***** Dataset content

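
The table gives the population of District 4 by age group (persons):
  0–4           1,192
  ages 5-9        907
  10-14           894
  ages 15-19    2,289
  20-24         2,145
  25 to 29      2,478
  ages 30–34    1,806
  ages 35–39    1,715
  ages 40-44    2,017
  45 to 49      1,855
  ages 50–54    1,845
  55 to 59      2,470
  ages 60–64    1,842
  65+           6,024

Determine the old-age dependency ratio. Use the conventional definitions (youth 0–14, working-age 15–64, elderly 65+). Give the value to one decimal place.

0–14: 1,192 + 907 + 894 = 2,993
15–64: 2,289 + 2,145 + 2,478 + 1,806 + 1,715 + 2,017 + 1,855 + 1,845 + 2,470 + 1,842 = 20,462
65+: 6,024
Old-age dependency ratio = 6,024 / 20,462 × 100 = 29.4

Old-age dependency ratio: 29.4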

**********

• **Assigned task**
Find how many lines in the entries above use the word "ages". Write the number alone.

• **Answer space**
7